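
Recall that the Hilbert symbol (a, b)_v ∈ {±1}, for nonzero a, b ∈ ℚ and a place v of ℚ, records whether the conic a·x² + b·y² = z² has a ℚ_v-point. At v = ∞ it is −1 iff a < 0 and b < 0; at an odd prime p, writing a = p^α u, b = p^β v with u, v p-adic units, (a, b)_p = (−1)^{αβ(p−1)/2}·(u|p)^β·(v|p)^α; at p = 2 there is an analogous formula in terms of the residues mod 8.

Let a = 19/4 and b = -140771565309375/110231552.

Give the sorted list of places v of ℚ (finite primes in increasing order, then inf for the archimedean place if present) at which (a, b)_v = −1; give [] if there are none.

[2, 7, 11, 13]

Mod squares: a ≡ 19, b ≡ -190190. Check v ∈ {∞, 2, 3, 5, 7, 11, 13, 19, 29}.
v=3: a=3^0·(≡1), b=3^8·(≡1) mod 3; (1|3)=+1, (1|3)=+1; (−1)^{0·8·1}·(+1)^8·(+1)^0 = +1.
v=2: v_2(a)=-2, v_2(b)=-17; units ≡ 3, 1 (mod 8); ε·ε+αω+βω = 1·0+-2·0+-17·1 ≡ 1  ⇒  (a,b)_2 = -1.
v=7: a=7^0·(≡3), b=7^1·(≡1) mod 7; (3|7)=-1, (1|7)=+1; (−1)^{0·1·3}·(-1)^1·(+1)^0 = -1.
v=19: a=19^1·(≡5), b=19^3·(≡8) mod 19; (5|19)=+1, (8|19)=-1; (−1)^{1·3·9}·(+1)^3·(-1)^1 = +1.
v=29: a=29^0·(≡12), b=29^-2·(≡3) mod 29; (12|29)=-1, (3|29)=-1; (−1)^{0·-2·14}·(-1)^-2·(-1)^0 = +1.
v=∞: 19 > 0 and -190190 < 0  ⇒  (a,b)_∞ = +1.
v=11: a=11^0·(≡2), b=11^1·(≡10) mod 11; (2|11)=-1, (10|11)=-1; (−1)^{0·1·5}·(-1)^1·(-1)^0 = -1.
v=13: a=13^0·(≡8), b=13^1·(≡11) mod 13; (8|13)=-1, (11|13)=-1; (−1)^{0·1·6}·(-1)^1·(-1)^0 = -1.
v=5: a=5^0·(≡1), b=5^5·(≡3) mod 5; (1|5)=+1, (3|5)=-1; (−1)^{0·5·2}·(+1)^5·(-1)^0 = +1.
(19, -190190 / ℚ) ramifies at {2, 7, 11, 13}: a division algebra.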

▸ **WHAT YOU SHOULD DO**
All that is wanted is the run of lines from the start of the data through the line containing "Let a = 19/4", copied word for word.

▸ **TASK RESULT**
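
Recall that the Hilbert symbol (a, b)_v ∈ {±1}, for nonzero a, b ∈ ℚ and a place v of ℚ, records whether the conic a·x² + b·y² = z² has a ℚ_v-point. At v = ∞ it is −1 iff a < 0 and b < 0; at an odd prime p, writing a = p^α u, b = p^β v with u, v p-adic units, (a, b)_p = (−1)^{αβ(p−1)/2}·(u|p)^β·(v|p)^α; at p = 2 there is an analogous formula in terms of the residues mod 8.

Let a = 19/4 and b = -140771565309375/110231552.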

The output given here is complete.